AVAILABLE DATA section start
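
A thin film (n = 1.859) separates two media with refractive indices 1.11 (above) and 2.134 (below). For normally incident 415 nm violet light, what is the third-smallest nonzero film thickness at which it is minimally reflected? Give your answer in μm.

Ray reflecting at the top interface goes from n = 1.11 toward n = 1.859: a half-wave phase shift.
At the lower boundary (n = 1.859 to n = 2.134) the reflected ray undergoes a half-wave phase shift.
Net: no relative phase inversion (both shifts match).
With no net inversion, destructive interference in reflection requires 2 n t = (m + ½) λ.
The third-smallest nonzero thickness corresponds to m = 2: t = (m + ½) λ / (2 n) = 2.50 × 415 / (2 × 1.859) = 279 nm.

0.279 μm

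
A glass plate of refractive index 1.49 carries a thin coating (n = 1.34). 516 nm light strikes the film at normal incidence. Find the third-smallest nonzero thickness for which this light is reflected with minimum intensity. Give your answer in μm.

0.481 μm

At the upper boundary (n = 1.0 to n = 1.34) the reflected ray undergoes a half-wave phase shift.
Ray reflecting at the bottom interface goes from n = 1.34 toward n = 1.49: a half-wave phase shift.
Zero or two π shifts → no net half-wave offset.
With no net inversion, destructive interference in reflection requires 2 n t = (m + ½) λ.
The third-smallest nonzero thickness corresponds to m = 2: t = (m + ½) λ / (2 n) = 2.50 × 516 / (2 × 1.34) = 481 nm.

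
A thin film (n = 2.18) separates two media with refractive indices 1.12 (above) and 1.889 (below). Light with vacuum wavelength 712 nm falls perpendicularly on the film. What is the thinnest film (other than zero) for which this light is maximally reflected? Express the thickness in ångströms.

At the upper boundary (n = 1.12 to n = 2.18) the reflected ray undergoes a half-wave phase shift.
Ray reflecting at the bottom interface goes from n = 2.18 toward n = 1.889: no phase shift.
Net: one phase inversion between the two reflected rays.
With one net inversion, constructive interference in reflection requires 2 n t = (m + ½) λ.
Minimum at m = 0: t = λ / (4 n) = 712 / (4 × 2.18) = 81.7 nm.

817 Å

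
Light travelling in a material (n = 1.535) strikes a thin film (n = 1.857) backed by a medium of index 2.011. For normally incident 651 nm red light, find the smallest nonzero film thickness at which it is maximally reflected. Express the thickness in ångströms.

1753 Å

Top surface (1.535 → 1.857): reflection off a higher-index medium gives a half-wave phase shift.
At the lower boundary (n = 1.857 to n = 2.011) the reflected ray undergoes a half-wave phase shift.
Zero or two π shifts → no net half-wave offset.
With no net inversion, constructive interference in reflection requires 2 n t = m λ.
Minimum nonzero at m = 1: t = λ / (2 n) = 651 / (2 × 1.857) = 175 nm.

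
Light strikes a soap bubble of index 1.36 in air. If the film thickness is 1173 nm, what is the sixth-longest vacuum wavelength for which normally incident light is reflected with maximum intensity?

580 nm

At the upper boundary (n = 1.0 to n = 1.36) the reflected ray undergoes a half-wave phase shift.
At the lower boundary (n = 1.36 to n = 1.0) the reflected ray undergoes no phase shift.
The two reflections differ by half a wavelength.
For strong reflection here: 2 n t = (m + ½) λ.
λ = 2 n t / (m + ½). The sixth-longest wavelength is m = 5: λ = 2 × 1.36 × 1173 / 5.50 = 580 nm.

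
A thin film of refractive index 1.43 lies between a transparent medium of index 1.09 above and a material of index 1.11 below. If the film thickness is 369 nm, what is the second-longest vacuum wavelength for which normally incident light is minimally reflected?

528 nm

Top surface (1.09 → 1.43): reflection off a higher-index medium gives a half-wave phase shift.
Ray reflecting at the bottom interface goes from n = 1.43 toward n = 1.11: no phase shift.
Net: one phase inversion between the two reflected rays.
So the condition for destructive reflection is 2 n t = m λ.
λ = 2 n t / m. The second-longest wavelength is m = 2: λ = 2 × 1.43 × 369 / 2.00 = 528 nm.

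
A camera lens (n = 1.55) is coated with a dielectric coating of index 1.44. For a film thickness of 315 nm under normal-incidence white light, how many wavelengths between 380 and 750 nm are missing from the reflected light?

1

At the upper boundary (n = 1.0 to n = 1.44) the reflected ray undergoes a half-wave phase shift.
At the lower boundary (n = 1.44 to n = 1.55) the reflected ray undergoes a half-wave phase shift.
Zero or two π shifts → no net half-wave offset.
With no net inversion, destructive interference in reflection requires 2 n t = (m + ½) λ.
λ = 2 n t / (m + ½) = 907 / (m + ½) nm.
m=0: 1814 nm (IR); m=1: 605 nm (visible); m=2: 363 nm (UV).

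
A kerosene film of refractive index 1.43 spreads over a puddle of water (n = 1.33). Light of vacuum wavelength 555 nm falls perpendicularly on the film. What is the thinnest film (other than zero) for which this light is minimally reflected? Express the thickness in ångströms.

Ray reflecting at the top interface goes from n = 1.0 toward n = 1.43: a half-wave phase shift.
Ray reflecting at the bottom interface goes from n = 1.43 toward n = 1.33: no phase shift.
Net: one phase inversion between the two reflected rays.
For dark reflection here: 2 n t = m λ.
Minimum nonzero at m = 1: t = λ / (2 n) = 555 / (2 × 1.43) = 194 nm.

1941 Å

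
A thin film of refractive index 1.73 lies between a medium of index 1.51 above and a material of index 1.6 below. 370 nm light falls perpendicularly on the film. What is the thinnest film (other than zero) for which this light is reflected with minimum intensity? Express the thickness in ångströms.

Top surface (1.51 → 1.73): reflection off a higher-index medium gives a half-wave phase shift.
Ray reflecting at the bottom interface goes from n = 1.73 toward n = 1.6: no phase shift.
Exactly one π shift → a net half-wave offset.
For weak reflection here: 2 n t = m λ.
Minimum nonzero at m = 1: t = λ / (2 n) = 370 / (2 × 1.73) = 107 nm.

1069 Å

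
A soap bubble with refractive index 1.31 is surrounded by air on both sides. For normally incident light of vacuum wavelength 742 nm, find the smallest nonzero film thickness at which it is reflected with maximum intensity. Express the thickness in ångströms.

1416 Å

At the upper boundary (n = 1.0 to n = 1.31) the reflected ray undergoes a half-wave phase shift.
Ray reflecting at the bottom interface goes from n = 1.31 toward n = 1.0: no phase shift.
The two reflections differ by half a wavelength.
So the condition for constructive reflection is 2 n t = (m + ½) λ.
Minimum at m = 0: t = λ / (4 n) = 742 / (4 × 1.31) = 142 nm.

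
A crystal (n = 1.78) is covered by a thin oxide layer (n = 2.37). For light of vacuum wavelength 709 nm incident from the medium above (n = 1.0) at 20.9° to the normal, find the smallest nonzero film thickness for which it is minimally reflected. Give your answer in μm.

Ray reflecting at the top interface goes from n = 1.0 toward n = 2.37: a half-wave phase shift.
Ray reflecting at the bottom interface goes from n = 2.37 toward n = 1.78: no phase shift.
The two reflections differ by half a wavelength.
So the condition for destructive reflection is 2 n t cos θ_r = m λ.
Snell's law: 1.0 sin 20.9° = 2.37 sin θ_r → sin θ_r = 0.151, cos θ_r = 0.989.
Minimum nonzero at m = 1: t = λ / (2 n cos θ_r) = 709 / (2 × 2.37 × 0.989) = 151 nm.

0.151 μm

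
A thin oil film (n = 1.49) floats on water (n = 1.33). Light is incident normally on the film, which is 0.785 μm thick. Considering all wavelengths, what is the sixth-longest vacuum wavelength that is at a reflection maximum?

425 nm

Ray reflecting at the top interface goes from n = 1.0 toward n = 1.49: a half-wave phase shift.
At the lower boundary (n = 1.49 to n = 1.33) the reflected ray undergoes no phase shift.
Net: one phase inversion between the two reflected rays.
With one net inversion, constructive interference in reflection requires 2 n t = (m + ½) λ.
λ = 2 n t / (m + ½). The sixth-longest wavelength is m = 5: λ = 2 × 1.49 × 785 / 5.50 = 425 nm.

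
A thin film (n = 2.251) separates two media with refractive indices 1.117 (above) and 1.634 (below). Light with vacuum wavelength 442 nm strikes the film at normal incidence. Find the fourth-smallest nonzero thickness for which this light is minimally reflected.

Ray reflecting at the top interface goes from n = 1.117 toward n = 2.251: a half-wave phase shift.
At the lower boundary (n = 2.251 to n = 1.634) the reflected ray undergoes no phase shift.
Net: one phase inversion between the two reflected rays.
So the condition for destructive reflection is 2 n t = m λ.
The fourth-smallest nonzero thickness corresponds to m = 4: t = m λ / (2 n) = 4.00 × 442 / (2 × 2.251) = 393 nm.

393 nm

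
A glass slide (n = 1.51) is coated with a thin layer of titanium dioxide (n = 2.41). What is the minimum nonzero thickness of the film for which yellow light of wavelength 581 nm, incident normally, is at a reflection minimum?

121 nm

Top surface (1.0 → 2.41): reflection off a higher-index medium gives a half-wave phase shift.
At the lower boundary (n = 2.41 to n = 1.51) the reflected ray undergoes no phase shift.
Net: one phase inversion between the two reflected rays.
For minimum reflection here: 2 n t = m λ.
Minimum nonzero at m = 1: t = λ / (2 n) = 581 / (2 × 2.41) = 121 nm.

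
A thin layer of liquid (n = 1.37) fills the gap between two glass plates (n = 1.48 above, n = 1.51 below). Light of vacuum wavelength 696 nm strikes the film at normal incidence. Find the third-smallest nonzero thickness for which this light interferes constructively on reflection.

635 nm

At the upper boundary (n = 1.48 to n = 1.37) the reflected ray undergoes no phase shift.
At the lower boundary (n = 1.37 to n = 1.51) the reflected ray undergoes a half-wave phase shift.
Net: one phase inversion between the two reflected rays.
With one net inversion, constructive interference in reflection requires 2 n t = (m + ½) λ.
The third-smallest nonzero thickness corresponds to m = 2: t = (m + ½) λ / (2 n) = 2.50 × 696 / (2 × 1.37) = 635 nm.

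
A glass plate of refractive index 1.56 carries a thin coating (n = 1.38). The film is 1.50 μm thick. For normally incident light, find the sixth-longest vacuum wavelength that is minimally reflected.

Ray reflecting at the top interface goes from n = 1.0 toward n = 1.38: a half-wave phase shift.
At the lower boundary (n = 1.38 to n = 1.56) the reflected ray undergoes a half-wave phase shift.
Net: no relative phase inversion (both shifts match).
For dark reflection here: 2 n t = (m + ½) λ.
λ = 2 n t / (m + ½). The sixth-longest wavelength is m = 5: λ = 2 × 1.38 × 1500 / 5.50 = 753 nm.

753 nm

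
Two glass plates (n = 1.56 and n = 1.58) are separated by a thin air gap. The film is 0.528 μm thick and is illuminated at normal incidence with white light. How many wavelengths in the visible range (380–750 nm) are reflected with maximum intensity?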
AVAILABLE DATA section end
▶ **WHAT TO WORK ON**
Nothing but the lines from the one with "A glass slide" through the end of the data above should be reproduced, each exactly, both ends included.

▶ **THE COMPLETED TASK**
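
A glass slide (n = 1.51) is coated with a thin layer of titanium dioxide (n = 2.41). What is the minimum nonzero thickness of the film for which yellow light of wavelength 581 nm, incident normally, is at a reflection minimum?

121 nm

Top surface (1.0 → 2.41): reflection off a higher-index medium gives a half-wave phase shift.
At the lower boundary (n = 2.41 to n = 1.51) the reflected ray undergoes no phase shift.
Net: one phase inversion between the two reflected rays.
For minimum reflection here: 2 n t = m λ.
Minimum nonzero at m = 1: t = λ / (2 n) = 581 / (2 × 2.41) = 121 nm.

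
A thin layer of liquid (n = 1.37) fills the gap between two glass plates (n = 1.48 above, n = 1.51 below). Light of vacuum wavelength 696 nm strikes the film at normal incidence. Find the third-smallest nonzero thickness for which this light interferes constructively on reflection.

635 nm

At the upper boundary (n = 1.48 to n = 1.37) the reflected ray undergoes no phase shift.
At the lower boundary (n = 1.37 to n = 1.51) the reflected ray undergoes a half-wave phase shift.
Net: one phase inversion between the two reflected rays.
With one net inversion, constructive interference in reflection requires 2 n t = (m + ½) λ.
The third-smallest nonzero thickness corresponds to m = 2: t = (m + ½) λ / (2 n) = 2.50 × 696 / (2 × 1.37) = 635 nm.

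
A glass plate of refractive index 1.56 carries a thin coating (n = 1.38). The film is 1.50 μm thick. For normally incident light, find the sixth-longest vacuum wavelength that is minimally reflected.

Ray reflecting at the top interface goes from n = 1.0 toward n = 1.38: a half-wave phase shift.
At the lower boundary (n = 1.38 to n = 1.56) the reflected ray undergoes a half-wave phase shift.
Net: no relative phase inversion (both shifts match).
For dark reflection here: 2 n t = (m + ½) λ.
λ = 2 n t / (m + ½). The sixth-longest wavelength is m = 5: λ = 2 × 1.38 × 1500 / 5.50 = 753 nm.

753 nm

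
Two glass plates (n = 1.56 and n = 1.58) are separated by a thin air gap. The film is 0.528 μm thick and is illuminated at normal incidence with white light. How many wavelengths in the visible range (380–750 nm) are reflected with maximum intensity?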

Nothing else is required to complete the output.